• **REQUIRED WORK**
An exact reprint of all the records is the expected answer.

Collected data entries

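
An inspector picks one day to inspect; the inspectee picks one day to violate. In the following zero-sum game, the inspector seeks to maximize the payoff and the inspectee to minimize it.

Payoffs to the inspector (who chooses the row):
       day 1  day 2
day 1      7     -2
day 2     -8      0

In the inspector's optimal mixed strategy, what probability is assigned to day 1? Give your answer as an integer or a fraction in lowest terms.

Row minima are -2 and -8, so the inspector's maximin is -2; column maxima are 7 and 0, so the inspectee's minimax is 0. These differ, so the equilibrium is in mixed strategies.
Let the inspector play day 1 with probability p. The inspectee is indifferent when 7p − 8(1−p) = −2p, giving p = 8/17.

8/17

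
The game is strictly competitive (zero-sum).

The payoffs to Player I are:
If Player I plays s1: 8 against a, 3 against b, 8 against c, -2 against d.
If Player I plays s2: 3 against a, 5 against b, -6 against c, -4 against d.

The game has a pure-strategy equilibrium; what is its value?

Row minima: -2, -6 → Player I's maximin is -2.
Column maxima: 8, 5, 8, -2 → Player II's minimax is -2.
They coincide at (s1, d), so the value is -2.

-2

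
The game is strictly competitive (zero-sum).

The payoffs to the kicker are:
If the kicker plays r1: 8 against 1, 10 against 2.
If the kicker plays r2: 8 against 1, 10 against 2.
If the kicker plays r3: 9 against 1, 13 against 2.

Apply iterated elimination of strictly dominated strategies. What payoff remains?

9

Row r1 is strictly dominated by row r3 (9>8, 13>10); eliminate r1.
Row r2 is strictly dominated by row r3 (9>8, 13>10); eliminate r2.
Column 2 is strictly dominated by 1 for the goalkeeper (9<13); eliminate 2.
Only (r3, 1) remains, with payoff 9.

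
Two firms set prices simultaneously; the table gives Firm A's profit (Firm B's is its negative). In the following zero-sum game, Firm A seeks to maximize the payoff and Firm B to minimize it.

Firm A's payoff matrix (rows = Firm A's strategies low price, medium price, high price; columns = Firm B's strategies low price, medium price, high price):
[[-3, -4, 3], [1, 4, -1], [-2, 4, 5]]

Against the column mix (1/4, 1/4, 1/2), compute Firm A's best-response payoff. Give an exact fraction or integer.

3

low price: (-3)·(1/4) + (-4)·(1/4) + (3)·(1/2) = -1/4.
medium price: (1)·(1/4) + (4)·(1/4) + (-1)·(1/2) = 3/4.
high price: (-2)·(1/4) + (4)·(1/4) + (5)·(1/2) = 3.
The best pure response is high price with expected payoff 3.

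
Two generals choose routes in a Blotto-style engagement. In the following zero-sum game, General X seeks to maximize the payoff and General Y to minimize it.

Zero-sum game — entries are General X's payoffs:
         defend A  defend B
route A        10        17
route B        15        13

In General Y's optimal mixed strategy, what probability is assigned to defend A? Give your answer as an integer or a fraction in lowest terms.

Row minima are 10 and 13, so General X's maximin is 13; column maxima are 15 and 17, so General Y's minimax is 15. These differ, so the equilibrium is in mixed strategies.
Let General Y play defend A with probability q. General X is indifferent when 10q + 17(1−q) = 15q + 13(1−q), giving q = 4/9.

4/9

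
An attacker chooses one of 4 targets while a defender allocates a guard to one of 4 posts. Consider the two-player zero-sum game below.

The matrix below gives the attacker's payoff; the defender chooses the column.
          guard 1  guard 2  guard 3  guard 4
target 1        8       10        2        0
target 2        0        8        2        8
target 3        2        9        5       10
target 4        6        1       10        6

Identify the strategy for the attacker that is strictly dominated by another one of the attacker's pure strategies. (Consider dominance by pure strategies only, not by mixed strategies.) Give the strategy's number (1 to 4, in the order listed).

2

Compare target 2 with target 3: 2 > 0, 9 > 8, 5 > 2, 10 > 8.
So target 3 strictly dominates target 2 for the attacker; target 2 is strictly dominated.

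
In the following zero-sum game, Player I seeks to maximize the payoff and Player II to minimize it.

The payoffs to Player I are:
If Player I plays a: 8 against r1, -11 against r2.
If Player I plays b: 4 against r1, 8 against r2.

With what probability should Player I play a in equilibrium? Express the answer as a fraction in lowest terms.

Row minima are -11 and 4, so Player I's maximin is 4; column maxima are 8 and 8, so Player II's minimax is 8. These differ, so the equilibrium is in mixed strategies.
Let Player I play a with probability p. Player II is indifferent when 8p + 4(1−p) = −11p + 8(1−p), giving p = 4/23.

4/23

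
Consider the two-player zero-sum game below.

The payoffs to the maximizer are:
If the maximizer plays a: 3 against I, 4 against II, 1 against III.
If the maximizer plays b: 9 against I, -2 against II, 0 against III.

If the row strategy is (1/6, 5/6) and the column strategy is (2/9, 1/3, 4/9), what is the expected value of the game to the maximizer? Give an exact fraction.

41/27

Against (2/9, 1/3, 4/9), each row's expected payoff is a: 22/9; b: 4/3.
Taking the (1/6, 5/6)-weighted average: (1/6)·(22/9) + (5/6)·(4/3) = 41/27.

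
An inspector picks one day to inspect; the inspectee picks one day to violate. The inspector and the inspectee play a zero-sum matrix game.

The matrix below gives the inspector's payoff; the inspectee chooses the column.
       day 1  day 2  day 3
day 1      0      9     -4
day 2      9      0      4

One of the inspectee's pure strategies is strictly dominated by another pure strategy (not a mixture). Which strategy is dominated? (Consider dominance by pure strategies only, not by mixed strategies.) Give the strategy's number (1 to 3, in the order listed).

The inspectee prefers columns that give the inspector less. Compare day 1 with day 3: -4 < 0, 4 < 9.
So day 3 strictly dominates day 1 for the inspectee; day 1 is strictly dominated.

1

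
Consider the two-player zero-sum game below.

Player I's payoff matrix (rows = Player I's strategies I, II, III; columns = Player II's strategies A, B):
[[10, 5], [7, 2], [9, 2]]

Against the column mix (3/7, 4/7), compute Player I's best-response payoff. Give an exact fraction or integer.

50/7

I: (10)·(3/7) + (5)·(4/7) = 50/7.
II: (7)·(3/7) + (2)·(4/7) = 29/7.
III: (9)·(3/7) + (2)·(4/7) = 5.
The best pure response is I with expected payoff 50/7.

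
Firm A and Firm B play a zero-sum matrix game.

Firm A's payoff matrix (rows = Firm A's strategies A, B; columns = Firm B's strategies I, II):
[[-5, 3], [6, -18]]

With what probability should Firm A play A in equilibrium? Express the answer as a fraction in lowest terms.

Row minima are -5 and -18, so Firm A's maximin is -5; column maxima are 6 and 3, so Firm B's minimax is 3. These differ, so the equilibrium is in mixed strategies.
Let Firm A play A with probability p. Firm B is indifferent when −5p + 6(1−p) = 3p − 18(1−p), giving p = 3/4.

3/4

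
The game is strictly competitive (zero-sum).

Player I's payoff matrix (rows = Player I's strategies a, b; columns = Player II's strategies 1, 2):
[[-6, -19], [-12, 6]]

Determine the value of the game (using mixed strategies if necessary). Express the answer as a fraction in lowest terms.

-264/31

Row minima are -19 and -12, so Player I's maximin is -12; column maxima are -6 and 6, so Player II's minimax is -6. These differ, so the equilibrium is in mixed strategies.
Let Player I play a with probability p. Player II is indifferent when −6p − 12(1−p) = −19p + 6(1−p), giving p = 18/31.
Let Player II play 1 with probability q. Player I is indifferent when −6q − 19(1−q) = −12q + 6(1−q), giving q = 25/31.
The value is -6·(25/31) + (-19)·(6/31) = -264/31.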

• **REPLY**
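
An inspector picks one day to inspect; the inspectee picks one day to violate. In the following zero-sum game, the inspector seeks to maximize the payoff and the inspectee to minimize it.

Payoffs to the inspector (who chooses the row):
       day 1  day 2
day 1      7     -2
day 2     -8      0

In the inspector's optimal mixed strategy, what probability is assigned to day 1? Give your answer as an integer or a fraction in lowest terms.

Row minima are -2 and -8, so the inspector's maximin is -2; column maxima are 7 and 0, so the inspectee's minimax is 0. These differ, so the equilibrium is in mixed strategies.
Let the inspector play day 1 with probability p. The inspectee is indifferent when 7p − 8(1−p) = −2p, giving p = 8/17.

8/17

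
The game is strictly competitive (zero-sum).

The payoffs to Player I are:
If Player I plays s1: 8 against a, 3 against b, 8 against c, -2 against d.
If Player I plays s2: 3 against a, 5 against b, -6 against c, -4 against d.

The game has a pure-strategy equilibrium; what is its value?

Row minima: -2, -6 → Player I's maximin is -2.
Column maxima: 8, 5, 8, -2 → Player II's minimax is -2.
They coincide at (s1, d), so the value is -2.

-2

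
The game is strictly competitive (zero-sum).

The payoffs to the kicker are:
If the kicker plays r1: 8 against 1, 10 against 2.
If the kicker plays r2: 8 against 1, 10 against 2.
If the kicker plays r3: 9 against 1, 13 against 2.

Apply iterated elimination of strictly dominated strategies. What payoff remains?

9

Row r1 is strictly dominated by row r3 (9>8, 13>10); eliminate r1.
Row r2 is strictly dominated by row r3 (9>8, 13>10); eliminate r2.
Column 2 is strictly dominated by 1 for the goalkeeper (9<13); eliminate 2.
Only (r3, 1) remains, with payoff 9.

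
Two firms set prices simultaneously; the table gives Firm A's profit (Firm B's is its negative). In the following zero-sum game, Firm A seeks to maximize the payoff and Firm B to minimize it.

Firm A's payoff matrix (rows = Firm A's strategies low price, medium price, high price; columns = Firm B's strategies low price, medium price, high price):
[[-3, -4, 3], [1, 4, -1], [-2, 4, 5]]

Against the column mix (1/4, 1/4, 1/2), compute Firm A's best-response payoff. Give an exact fraction or integer.

3

low price: (-3)·(1/4) + (-4)·(1/4) + (3)·(1/2) = -1/4.
medium price: (1)·(1/4) + (4)·(1/4) + (-1)·(1/2) = 3/4.
high price: (-2)·(1/4) + (4)·(1/4) + (5)·(1/2) = 3.
The best pure response is high price with expected payoff 3.

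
Two generals choose routes in a Blotto-style engagement. In the following zero-sum game, General X seeks to maximize the payoff and General Y to minimize it.

Zero-sum game — entries are General X's payoffs:
         defend A  defend B
route A        10        17
route B        15        13

In General Y's optimal mixed strategy, what probability is assigned to defend A? Give your answer as an integer or a fraction in lowest terms.

Row minima are 10 and 13, so General X's maximin is 13; column maxima are 15 and 17, so General Y's minimax is 15. These differ, so the equilibrium is in mixed strategies.
Let General Y play defend A with probability q. General X is indifferent when 10q + 17(1−q) = 15q + 13(1−q), giving q = 4/9.

4/9

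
An attacker chooses one of 4 targets while a defender allocates a guard to one of 4 posts. Consider the two-player zero-sum game below.

The matrix below gives the attacker's payoff; the defender chooses the column.
          guard 1  guard 2  guard 3  guard 4
target 1        8       10        2        0
target 2        0        8        2        8
target 3        2        9        5       10
target 4        6        1       10        6

Identify the strategy for the attacker that is strictly dominated by another one of the attacker's pure strategies. (Consider dominance by pure strategies only, not by mixed strategies.) Give the strategy's number (1 to 4, in the order listed).

2

Compare target 2 with target 3: 2 > 0, 9 > 8, 5 > 2, 10 > 8.
So target 3 strictly dominates target 2 for the attacker; target 2 is strictly dominated.

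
In the following zero-sum game, Player I seeks to maximize the payoff and Player II to minimize it.

The payoffs to Player I are:
If Player I plays a: 8 against r1, -11 against r2.
If Player I plays b: 4 against r1, 8 against r2.

With what probability should Player I play a in equilibrium? Express the answer as a fraction in lowest terms.

Row minima are -11 and 4, so Player I's maximin is 4; column maxima are 8 and 8, so Player II's minimax is 8. These differ, so the equilibrium is in mixed strategies.
Let Player I play a with probability p. Player II is indifferent when 8p + 4(1−p) = −11p + 8(1−p), giving p = 4/23.

4/23

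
Consider the two-player zero-sum game below.

The payoffs to the maximizer are:
If the maximizer plays a: 3 against I, 4 against II, 1 against III.
If the maximizer plays b: 9 against I, -2 against II, 0 against III.

If the row strategy is (1/6, 5/6) and the column strategy is (2/9, 1/3, 4/9), what is the expected value of the game to the maximizer? Give an exact fraction.

41/27

Against (2/9, 1/3, 4/9), each row's expected payoff is a: 22/9; b: 4/3.
Taking the (1/6, 5/6)-weighted average: (1/6)·(22/9) + (5/6)·(4/3) = 41/27.

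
An inspector picks one day to inspect; the inspectee picks one day to violate. The inspector and the inspectee play a zero-sum matrix game.

The matrix below gives the inspector's payoff; the inspectee chooses the column.
       day 1  day 2  day 3
day 1      0      9     -4
day 2      9      0      4

One of the inspectee's pure strategies is strictly dominated by another pure strategy (not a mixture). Which strategy is dominated? (Consider dominance by pure strategies only, not by mixed strategies.) Give the strategy's number (1 to 3, in the order listed).

The inspectee prefers columns that give the inspector less. Compare day 1 with day 3: -4 < 0, 4 < 9.
So day 3 strictly dominates day 1 for the inspectee; day 1 is strictly dominated.

1

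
Consider the two-player zero-sum game below.

Player I's payoff matrix (rows = Player I's strategies I, II, III; columns = Player II's strategies A, B):
[[10, 5], [7, 2], [9, 2]]

Against the column mix (3/7, 4/7), compute Player I's best-response payoff. Give an exact fraction or integer.

50/7

I: (10)·(3/7) + (5)·(4/7) = 50/7.
II: (7)·(3/7) + (2)·(4/7) = 29/7.
III: (9)·(3/7) + (2)·(4/7) = 5.
The best pure response is I with expected payoff 50/7.

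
Firm A and Firm B play a zero-sum matrix game.

Firm A's payoff matrix (rows = Firm A's strategies A, B; columns = Firm B's strategies I, II):
[[-5, 3], [6, -18]]

With what probability should Firm A play A in equilibrium? Express the answer as a fraction in lowest terms.

Row minima are -5 and -18, so Firm A's maximin is -5; column maxima are 6 and 3, so Firm B's minimax is 3. These differ, so the equilibrium is in mixed strategies.
Let Firm A play A with probability p. Firm B is indifferent when −5p + 6(1−p) = 3p − 18(1−p), giving p = 3/4.

3/4

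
The game is strictly competitive (zero-sum).

Player I's payoff matrix (rows = Player I's strategies a, b; columns = Player II's strategies 1, 2):
[[-6, -19], [-12, 6]]

Determine the value of the game (using mixed strategies if necessary). Express the answer as a fraction in lowest terms.

-264/31

Row minima are -19 and -12, so Player I's maximin is -12; column maxima are -6 and 6, so Player II's minimax is -6. These differ, so the equilibrium is in mixed strategies.
Let Player I play a with probability p. Player II is indifferent when −6p − 12(1−p) = −19p + 6(1−p), giving p = 18/31.
Let Player II play 1 with probability q. Player I is indifferent when −6q − 19(1−q) = −12q + 6(1−q), giving q = 25/31.
The value is -6·(25/31) + (-19)·(6/31) = -264/31.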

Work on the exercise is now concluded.